→ Data to examine

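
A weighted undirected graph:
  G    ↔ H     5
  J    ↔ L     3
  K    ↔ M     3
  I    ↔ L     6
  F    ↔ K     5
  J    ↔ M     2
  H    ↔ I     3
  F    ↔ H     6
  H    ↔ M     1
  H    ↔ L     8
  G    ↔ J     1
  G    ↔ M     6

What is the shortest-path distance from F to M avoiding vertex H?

Routes from F to M avoiding H:
F-K-M: 5 + 3 = 8
Shortest: 8.

8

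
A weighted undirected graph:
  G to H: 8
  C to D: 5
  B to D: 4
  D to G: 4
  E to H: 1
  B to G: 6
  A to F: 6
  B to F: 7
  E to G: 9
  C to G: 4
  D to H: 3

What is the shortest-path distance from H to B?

A few of the H→B routes:
H → G → B: 8 + 6 = 14
H → D → B: 3 + 4 = 7
H → G → D → B: 8 + 4 + 4 = 16
H → E → G → B: 1 + 9 + 6 = 16
H → D → G → B: 3 + 4 + 6 = 13
The minimum is 7.

7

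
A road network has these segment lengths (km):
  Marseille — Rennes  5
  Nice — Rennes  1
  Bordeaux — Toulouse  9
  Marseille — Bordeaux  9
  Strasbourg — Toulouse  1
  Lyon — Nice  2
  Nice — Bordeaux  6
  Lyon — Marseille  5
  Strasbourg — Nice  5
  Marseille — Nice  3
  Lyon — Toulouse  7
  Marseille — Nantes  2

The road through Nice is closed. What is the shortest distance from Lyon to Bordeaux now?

Candidate routes:
Lyon -> Toulouse -> Bordeaux: 7 + 9 = 16
Lyon -> Marseille -> Bordeaux: 5 + 9 = 14
The minimum is 14 km.

14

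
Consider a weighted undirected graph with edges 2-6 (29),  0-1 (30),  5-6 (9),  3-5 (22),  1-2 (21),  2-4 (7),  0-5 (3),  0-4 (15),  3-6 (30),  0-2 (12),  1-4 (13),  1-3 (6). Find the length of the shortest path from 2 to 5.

A few of the 2→5 routes:
2-0-5: 12 + 3 = 15
2-6-5: 29 + 9 = 38
2-4-0-5: 7 + 15 + 3 = 25
2-4-1-3-5: 7 + 13 + 6 + 22 = 48
2-1-4-0-5: 21 + 13 + 15 + 3 = 52
2-1-3-5: 21 + 6 + 22 = 49
The minimum is 15.

15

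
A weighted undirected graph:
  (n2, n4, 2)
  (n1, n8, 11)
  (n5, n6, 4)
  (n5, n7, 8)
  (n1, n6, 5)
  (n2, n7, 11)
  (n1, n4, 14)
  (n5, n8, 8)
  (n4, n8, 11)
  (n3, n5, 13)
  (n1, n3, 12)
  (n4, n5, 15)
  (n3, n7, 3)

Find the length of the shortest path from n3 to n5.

Checking several routes:
n3→n7→n2→n4→n5: 3 + 11 + 2 + 15 = 31
n3→n5: 13
n3→n1→n6→n5: 12 + 5 + 4 = 21
n3→n1→n8→n5: 12 + 11 + 8 = 31
n3→n7→n2→n4→n8→n5: 3 + 11 + 2 + 11 + 8 = 35
n3→n7→n5: 3 + 8 = 11
The minimum is 11.

11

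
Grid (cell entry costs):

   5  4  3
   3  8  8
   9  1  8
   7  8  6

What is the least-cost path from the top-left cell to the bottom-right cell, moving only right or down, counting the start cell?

Cheapest: r0c0 r1c0 r1c1 r2c1 r2c2 r3c2
  5 + 3 + 8 + 1 + 8 + 6 = 31
For comparison, the top-then-right route costs 34.

31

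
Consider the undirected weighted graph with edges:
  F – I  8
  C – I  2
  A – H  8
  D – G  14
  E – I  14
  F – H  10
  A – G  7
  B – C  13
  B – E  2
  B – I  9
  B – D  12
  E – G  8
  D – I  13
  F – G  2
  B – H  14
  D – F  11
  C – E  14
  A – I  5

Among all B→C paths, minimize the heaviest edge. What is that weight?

8

Checking several routes:
B→E→G→F→H→A→I→C: max(2, 8, 2, 10, 8, 5, 2) = 10
B→I→C: max(9, 2) = 9
B→E→G→F→I→C: max(2, 8, 2, 8, 2) = 8
B→E→G→A→H→F→I→C: max(2, 8, 7, 8, 10, 8, 2) = 10
B→E→G→A→I→C: max(2, 8, 7, 5, 2) = 8
Best route has worst link 8.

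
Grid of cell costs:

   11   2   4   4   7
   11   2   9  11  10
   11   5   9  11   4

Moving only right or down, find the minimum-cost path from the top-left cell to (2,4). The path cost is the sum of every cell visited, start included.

42

One optimal route is [0,0] → [0,1] → [0,2] → [0,3] → [0,4] → [1,4] → [2,4].
Its cost is 11 + 2 + 4 + 4 + 7 + 10 + 4 = 42.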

→ What is being asked
Every record shown above should be set down again exactly.

→ Answer to this task
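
A weighted undirected graph:
  G    ↔ H     5
  J    ↔ L     3
  K    ↔ M     3
  I    ↔ L     6
  F    ↔ K     5
  J    ↔ M     2
  H    ↔ I     3
  F    ↔ H     6
  H    ↔ M     1
  H    ↔ L     8
  G    ↔ J     1
  G    ↔ M     6

What is the shortest-path distance from F to M avoiding vertex H?

Routes from F to M avoiding H:
F-K-M: 5 + 3 = 8
Shortest: 8.

8

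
A weighted undirected graph:
  G to H: 8
  C to D: 5
  B to D: 4
  D to G: 4
  E to H: 1
  B to G: 6
  A to F: 6
  B to F: 7
  E to G: 9
  C to G: 4
  D to H: 3

What is the shortest-path distance from H to B?

A few of the H→B routes:
H → G → B: 8 + 6 = 14
H → D → B: 3 + 4 = 7
H → G → D → B: 8 + 4 + 4 = 16
H → E → G → B: 1 + 9 + 6 = 16
H → D → G → B: 3 + 4 + 6 = 13
The minimum is 7.

7

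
A road network has these segment lengths (km):
  Marseille — Rennes  5
  Nice — Rennes  1
  Bordeaux — Toulouse  9
  Marseille — Bordeaux  9
  Strasbourg — Toulouse  1
  Lyon — Nice  2
  Nice — Bordeaux  6
  Lyon — Marseille  5
  Strasbourg — Nice  5
  Marseille — Nice  3
  Lyon — Toulouse  7
  Marseille — Nantes  2

The road through Nice is closed. What is the shortest distance from Lyon to Bordeaux now?

Candidate routes:
Lyon -> Toulouse -> Bordeaux: 7 + 9 = 16
Lyon -> Marseille -> Bordeaux: 5 + 9 = 14
The minimum is 14 km.

14

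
Consider a weighted undirected graph with edges 2-6 (29),  0-1 (30),  5-6 (9),  3-5 (22),  1-2 (21),  2-4 (7),  0-5 (3),  0-4 (15),  3-6 (30),  0-2 (12),  1-4 (13),  1-3 (6). Find the length of the shortest path from 2 to 5.

A few of the 2→5 routes:
2-0-5: 12 + 3 = 15
2-6-5: 29 + 9 = 38
2-4-0-5: 7 + 15 + 3 = 25
2-4-1-3-5: 7 + 13 + 6 + 22 = 48
2-1-4-0-5: 21 + 13 + 15 + 3 = 52
2-1-3-5: 21 + 6 + 22 = 49
The minimum is 15.

15

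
A weighted undirected graph:
  (n2, n4, 2)
  (n1, n8, 11)
  (n5, n6, 4)
  (n5, n7, 8)
  (n1, n6, 5)
  (n2, n7, 11)
  (n1, n4, 14)
  (n5, n8, 8)
  (n4, n8, 11)
  (n3, n5, 13)
  (n1, n3, 12)
  (n4, n5, 15)
  (n3, n7, 3)

Find the length of the shortest path from n3 to n5.

Checking several routes:
n3→n7→n2→n4→n5: 3 + 11 + 2 + 15 = 31
n3→n5: 13
n3→n1→n6→n5: 12 + 5 + 4 = 21
n3→n1→n8→n5: 12 + 11 + 8 = 31
n3→n7→n2→n4→n8→n5: 3 + 11 + 2 + 11 + 8 = 35
n3→n7→n5: 3 + 8 = 11
The minimum is 11.

11

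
Grid (cell entry costs):

   5  4  3
   3  8  8
   9  1  8
   7  8  6

What is the least-cost path from the top-left cell to the bottom-right cell, moving only right or down, counting the start cell?

Cheapest: r0c0 r1c0 r1c1 r2c1 r2c2 r3c2
  5 + 3 + 8 + 1 + 8 + 6 = 31
For comparison, the top-then-right route costs 34.

31

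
Consider the undirected weighted graph with edges:
  F – I  8
  C – I  2
  A – H  8
  D – G  14
  E – I  14
  F – H  10
  A – G  7
  B – C  13
  B – E  2
  B – I  9
  B – D  12
  E – G  8
  D – I  13
  F – G  2
  B – H  14
  D – F  11
  C – E  14
  A – I  5

Among all B→C paths, minimize the heaviest edge. What is that weight?

8

Checking several routes:
B→E→G→F→H→A→I→C: max(2, 8, 2, 10, 8, 5, 2) = 10
B→I→C: max(9, 2) = 9
B→E→G→F→I→C: max(2, 8, 2, 8, 2) = 8
B→E→G→A→H→F→I→C: max(2, 8, 7, 8, 10, 8, 2) = 10
B→E→G→A→I→C: max(2, 8, 7, 5, 2) = 8
Best route has worst link 8.

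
Grid of cell costs:

   11   2   4   4   7
   11   2   9  11  10
   11   5   9  11   4

Moving only right or down, find the minimum-cost path from the top-left cell to (2,4). The path cost is the sum of every cell visited, start included.

42

One optimal route is [0,0] → [0,1] → [0,2] → [0,3] → [0,4] → [1,4] → [2,4].
Its cost is 11 + 2 + 4 + 4 + 7 + 10 + 4 = 42.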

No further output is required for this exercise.